──────── STUDY MATERIAL
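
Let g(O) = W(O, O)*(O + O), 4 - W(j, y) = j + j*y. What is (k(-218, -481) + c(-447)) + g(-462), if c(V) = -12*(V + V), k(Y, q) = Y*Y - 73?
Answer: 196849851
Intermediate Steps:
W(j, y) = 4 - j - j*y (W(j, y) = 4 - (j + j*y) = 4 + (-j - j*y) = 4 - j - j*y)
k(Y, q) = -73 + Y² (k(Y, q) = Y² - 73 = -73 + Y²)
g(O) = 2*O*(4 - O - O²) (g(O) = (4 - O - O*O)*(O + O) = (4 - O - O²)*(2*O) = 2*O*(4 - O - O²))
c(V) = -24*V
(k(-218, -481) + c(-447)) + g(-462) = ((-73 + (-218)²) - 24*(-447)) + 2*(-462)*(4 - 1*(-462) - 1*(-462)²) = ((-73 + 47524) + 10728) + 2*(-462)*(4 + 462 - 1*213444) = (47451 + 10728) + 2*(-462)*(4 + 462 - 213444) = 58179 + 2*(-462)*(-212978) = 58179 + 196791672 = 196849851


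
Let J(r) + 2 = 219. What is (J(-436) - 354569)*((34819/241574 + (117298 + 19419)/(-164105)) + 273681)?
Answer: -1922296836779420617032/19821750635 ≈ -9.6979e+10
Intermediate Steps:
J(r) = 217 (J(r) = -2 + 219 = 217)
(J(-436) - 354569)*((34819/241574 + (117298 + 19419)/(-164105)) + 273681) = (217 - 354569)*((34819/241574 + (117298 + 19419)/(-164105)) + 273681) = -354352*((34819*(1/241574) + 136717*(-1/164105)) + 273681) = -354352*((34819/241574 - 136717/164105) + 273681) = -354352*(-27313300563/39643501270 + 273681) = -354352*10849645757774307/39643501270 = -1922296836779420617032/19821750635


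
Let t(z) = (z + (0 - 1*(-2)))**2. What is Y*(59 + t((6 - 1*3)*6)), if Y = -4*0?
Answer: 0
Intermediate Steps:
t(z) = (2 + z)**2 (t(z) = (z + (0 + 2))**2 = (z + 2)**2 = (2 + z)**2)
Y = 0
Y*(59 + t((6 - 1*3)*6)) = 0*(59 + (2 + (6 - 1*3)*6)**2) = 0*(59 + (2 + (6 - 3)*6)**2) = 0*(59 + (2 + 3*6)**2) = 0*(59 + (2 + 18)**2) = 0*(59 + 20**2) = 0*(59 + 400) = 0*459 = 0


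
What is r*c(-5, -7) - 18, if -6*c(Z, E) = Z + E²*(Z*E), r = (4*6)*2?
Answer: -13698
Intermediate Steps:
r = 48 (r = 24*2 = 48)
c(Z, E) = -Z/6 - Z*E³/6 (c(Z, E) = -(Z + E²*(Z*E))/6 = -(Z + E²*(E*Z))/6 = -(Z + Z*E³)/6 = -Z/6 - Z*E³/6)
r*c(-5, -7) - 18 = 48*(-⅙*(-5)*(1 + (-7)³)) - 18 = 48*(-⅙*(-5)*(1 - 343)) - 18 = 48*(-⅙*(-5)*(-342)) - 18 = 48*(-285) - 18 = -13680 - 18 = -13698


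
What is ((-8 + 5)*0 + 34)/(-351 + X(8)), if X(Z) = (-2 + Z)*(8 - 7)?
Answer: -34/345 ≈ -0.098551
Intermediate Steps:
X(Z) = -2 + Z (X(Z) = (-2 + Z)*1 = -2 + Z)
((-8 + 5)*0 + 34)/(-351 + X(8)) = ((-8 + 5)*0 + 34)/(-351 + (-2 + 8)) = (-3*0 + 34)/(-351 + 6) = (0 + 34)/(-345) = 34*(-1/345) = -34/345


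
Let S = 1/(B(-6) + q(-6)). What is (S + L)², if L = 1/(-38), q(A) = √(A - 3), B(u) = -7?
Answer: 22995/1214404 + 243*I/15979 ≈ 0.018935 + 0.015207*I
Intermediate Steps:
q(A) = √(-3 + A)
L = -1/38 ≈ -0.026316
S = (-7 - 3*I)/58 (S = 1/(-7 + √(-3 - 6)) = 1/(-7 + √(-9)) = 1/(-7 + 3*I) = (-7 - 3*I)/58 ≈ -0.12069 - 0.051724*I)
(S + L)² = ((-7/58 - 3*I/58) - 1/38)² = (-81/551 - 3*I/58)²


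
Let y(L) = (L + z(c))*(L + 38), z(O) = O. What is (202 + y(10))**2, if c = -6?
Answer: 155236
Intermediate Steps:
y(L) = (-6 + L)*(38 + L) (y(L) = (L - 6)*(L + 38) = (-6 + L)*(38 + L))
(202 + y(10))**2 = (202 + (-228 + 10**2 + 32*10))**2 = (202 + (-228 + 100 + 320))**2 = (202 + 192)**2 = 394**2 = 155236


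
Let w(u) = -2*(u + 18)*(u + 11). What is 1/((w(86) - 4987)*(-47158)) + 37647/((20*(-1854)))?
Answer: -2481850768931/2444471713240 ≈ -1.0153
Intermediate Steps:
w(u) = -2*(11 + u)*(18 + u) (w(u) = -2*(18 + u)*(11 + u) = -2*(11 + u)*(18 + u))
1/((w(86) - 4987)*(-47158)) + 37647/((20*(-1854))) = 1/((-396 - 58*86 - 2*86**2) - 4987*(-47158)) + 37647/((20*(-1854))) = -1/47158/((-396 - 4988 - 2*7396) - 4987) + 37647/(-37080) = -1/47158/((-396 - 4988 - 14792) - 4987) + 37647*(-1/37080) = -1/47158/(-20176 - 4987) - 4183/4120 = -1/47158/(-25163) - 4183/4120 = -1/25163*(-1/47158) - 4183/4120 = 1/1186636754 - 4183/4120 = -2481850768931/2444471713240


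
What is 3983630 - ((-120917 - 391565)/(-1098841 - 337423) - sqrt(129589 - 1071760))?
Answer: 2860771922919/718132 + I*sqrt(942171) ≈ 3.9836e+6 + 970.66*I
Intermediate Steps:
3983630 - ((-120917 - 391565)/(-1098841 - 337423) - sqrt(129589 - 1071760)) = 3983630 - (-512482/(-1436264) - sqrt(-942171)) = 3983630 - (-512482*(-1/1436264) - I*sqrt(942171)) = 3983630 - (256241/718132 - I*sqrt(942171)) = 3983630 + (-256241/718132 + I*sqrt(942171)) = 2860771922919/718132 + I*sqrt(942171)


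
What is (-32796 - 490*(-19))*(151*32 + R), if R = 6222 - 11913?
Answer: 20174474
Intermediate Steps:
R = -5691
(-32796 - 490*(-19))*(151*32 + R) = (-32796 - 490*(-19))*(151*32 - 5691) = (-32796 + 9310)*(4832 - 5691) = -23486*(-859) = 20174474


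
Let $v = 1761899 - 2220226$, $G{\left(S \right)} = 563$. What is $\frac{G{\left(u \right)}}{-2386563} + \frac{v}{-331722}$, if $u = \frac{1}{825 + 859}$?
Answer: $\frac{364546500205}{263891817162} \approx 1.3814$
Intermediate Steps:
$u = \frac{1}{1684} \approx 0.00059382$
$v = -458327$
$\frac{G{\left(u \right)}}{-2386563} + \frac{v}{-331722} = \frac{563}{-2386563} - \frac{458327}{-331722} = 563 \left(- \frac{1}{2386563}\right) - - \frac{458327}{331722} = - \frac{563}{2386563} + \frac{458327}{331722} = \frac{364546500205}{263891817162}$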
────────────────
§ WHAT TO PRODUCE
Set down the whole of the data, exactly as it stands.

§ SOLVED EXERCISE
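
Let g(O) = W(O, O)*(O + O), 4 - W(j, y) = j + j*y. What is (k(-218, -481) + c(-447)) + g(-462), if c(V) = -12*(V + V), k(Y, q) = Y*Y - 73?
Answer: 196849851
Intermediate Steps:
W(j, y) = 4 - j - j*y (W(j, y) = 4 - (j + j*y) = 4 + (-j - j*y) = 4 - j - j*y)
k(Y, q) = -73 + Y² (k(Y, q) = Y² - 73 = -73 + Y²)
g(O) = 2*O*(4 - O - O²) (g(O) = (4 - O - O*O)*(O + O) = (4 - O - O²)*(2*O) = 2*O*(4 - O - O²))
c(V) = -24*V
(k(-218, -481) + c(-447)) + g(-462) = ((-73 + (-218)²) - 24*(-447)) + 2*(-462)*(4 - 1*(-462) - 1*(-462)²) = ((-73 + 47524) + 10728) + 2*(-462)*(4 + 462 - 1*213444) = (47451 + 10728) + 2*(-462)*(4 + 462 - 213444) = 58179 + 2*(-462)*(-212978) = 58179 + 196791672 = 196849851


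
Let J(r) + 2 = 219. What is (J(-436) - 354569)*((34819/241574 + (117298 + 19419)/(-164105)) + 273681)?
Answer: -1922296836779420617032/19821750635 ≈ -9.6979e+10
Intermediate Steps:
J(r) = 217 (J(r) = -2 + 219 = 217)
(J(-436) - 354569)*((34819/241574 + (117298 + 19419)/(-164105)) + 273681) = (217 - 354569)*((34819/241574 + (117298 + 19419)/(-164105)) + 273681) = -354352*((34819*(1/241574) + 136717*(-1/164105)) + 273681) = -354352*((34819/241574 - 136717/164105) + 273681) = -354352*(-27313300563/39643501270 + 273681) = -354352*10849645757774307/39643501270 = -1922296836779420617032/19821750635


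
Let t(z) = (z + (0 - 1*(-2)))**2. What is Y*(59 + t((6 - 1*3)*6)), if Y = -4*0?
Answer: 0
Intermediate Steps:
t(z) = (2 + z)**2 (t(z) = (z + (0 + 2))**2 = (z + 2)**2 = (2 + z)**2)
Y = 0
Y*(59 + t((6 - 1*3)*6)) = 0*(59 + (2 + (6 - 1*3)*6)**2) = 0*(59 + (2 + (6 - 3)*6)**2) = 0*(59 + (2 + 3*6)**2) = 0*(59 + (2 + 18)**2) = 0*(59 + 20**2) = 0*(59 + 400) = 0*459 = 0


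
What is r*c(-5, -7) - 18, if -6*c(Z, E) = Z + E²*(Z*E), r = (4*6)*2?
Answer: -13698
Intermediate Steps:
r = 48 (r = 24*2 = 48)
c(Z, E) = -Z/6 - Z*E³/6 (c(Z, E) = -(Z + E²*(Z*E))/6 = -(Z + E²*(E*Z))/6 = -(Z + Z*E³)/6 = -Z/6 - Z*E³/6)
r*c(-5, -7) - 18 = 48*(-⅙*(-5)*(1 + (-7)³)) - 18 = 48*(-⅙*(-5)*(1 - 343)) - 18 = 48*(-⅙*(-5)*(-342)) - 18 = 48*(-285) - 18 = -13680 - 18 = -13698


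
What is ((-8 + 5)*0 + 34)/(-351 + X(8)), if X(Z) = (-2 + Z)*(8 - 7)?
Answer: -34/345 ≈ -0.098551
Intermediate Steps:
X(Z) = -2 + Z (X(Z) = (-2 + Z)*1 = -2 + Z)
((-8 + 5)*0 + 34)/(-351 + X(8)) = ((-8 + 5)*0 + 34)/(-351 + (-2 + 8)) = (-3*0 + 34)/(-351 + 6) = (0 + 34)/(-345) = 34*(-1/345) = -34/345


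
Let S = 1/(B(-6) + q(-6)). What is (S + L)², if L = 1/(-38), q(A) = √(A - 3), B(u) = -7?
Answer: 22995/1214404 + 243*I/15979 ≈ 0.018935 + 0.015207*I
Intermediate Steps:
q(A) = √(-3 + A)
L = -1/38 ≈ -0.026316
S = (-7 - 3*I)/58 (S = 1/(-7 + √(-3 - 6)) = 1/(-7 + √(-9)) = 1/(-7 + 3*I) = (-7 - 3*I)/58 ≈ -0.12069 - 0.051724*I)
(S + L)² = ((-7/58 - 3*I/58) - 1/38)² = (-81/551 - 3*I/58)²


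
Let y(L) = (L + z(c))*(L + 38), z(O) = O. What is (202 + y(10))**2, if c = -6?
Answer: 155236
Intermediate Steps:
y(L) = (-6 + L)*(38 + L) (y(L) = (L - 6)*(L + 38) = (-6 + L)*(38 + L))
(202 + y(10))**2 = (202 + (-228 + 10**2 + 32*10))**2 = (202 + (-228 + 100 + 320))**2 = (202 + 192)**2 = 394**2 = 155236


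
Let w(u) = -2*(u + 18)*(u + 11). What is 1/((w(86) - 4987)*(-47158)) + 37647/((20*(-1854)))?
Answer: -2481850768931/2444471713240 ≈ -1.0153
Intermediate Steps:
w(u) = -2*(11 + u)*(18 + u) (w(u) = -2*(18 + u)*(11 + u) = -2*(11 + u)*(18 + u))
1/((w(86) - 4987)*(-47158)) + 37647/((20*(-1854))) = 1/((-396 - 58*86 - 2*86**2) - 4987*(-47158)) + 37647/((20*(-1854))) = -1/47158/((-396 - 4988 - 2*7396) - 4987) + 37647/(-37080) = -1/47158/((-396 - 4988 - 14792) - 4987) + 37647*(-1/37080) = -1/47158/(-20176 - 4987) - 4183/4120 = -1/47158/(-25163) - 4183/4120 = -1/25163*(-1/47158) - 4183/4120 = 1/1186636754 - 4183/4120 = -2481850768931/2444471713240


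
What is 3983630 - ((-120917 - 391565)/(-1098841 - 337423) - sqrt(129589 - 1071760))?
Answer: 2860771922919/718132 + I*sqrt(942171) ≈ 3.9836e+6 + 970.66*I
Intermediate Steps:
3983630 - ((-120917 - 391565)/(-1098841 - 337423) - sqrt(129589 - 1071760)) = 3983630 - (-512482/(-1436264) - sqrt(-942171)) = 3983630 - (-512482*(-1/1436264) - I*sqrt(942171)) = 3983630 - (256241/718132 - I*sqrt(942171)) = 3983630 + (-256241/718132 + I*sqrt(942171)) = 2860771922919/718132 + I*sqrt(942171)


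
What is (-32796 - 490*(-19))*(151*32 + R), if R = 6222 - 11913?
Answer: 20174474
Intermediate Steps:
R = -5691
(-32796 - 490*(-19))*(151*32 + R) = (-32796 - 490*(-19))*(151*32 - 5691) = (-32796 + 9310)*(4832 - 5691) = -23486*(-859) = 20174474


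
Let $v = 1761899 - 2220226$, $G{\left(S \right)} = 563$. What is $\frac{G{\left(u \right)}}{-2386563} + \frac{v}{-331722}$, if $u = \frac{1}{825 + 859}$?
Answer: $\frac{364546500205}{263891817162} \approx 1.3814$
Intermediate Steps:
$u = \frac{1}{1684} \approx 0.00059382$
$v = -458327$
$\frac{G{\left(u \right)}}{-2386563} + \frac{v}{-331722} = \frac{563}{-2386563} - \frac{458327}{-331722} = 563 \left(- \frac{1}{2386563}\right) - - \frac{458327}{331722} = - \frac{563}{2386563} + \frac{458327}{331722} = \frac{364546500205}{263891817162}$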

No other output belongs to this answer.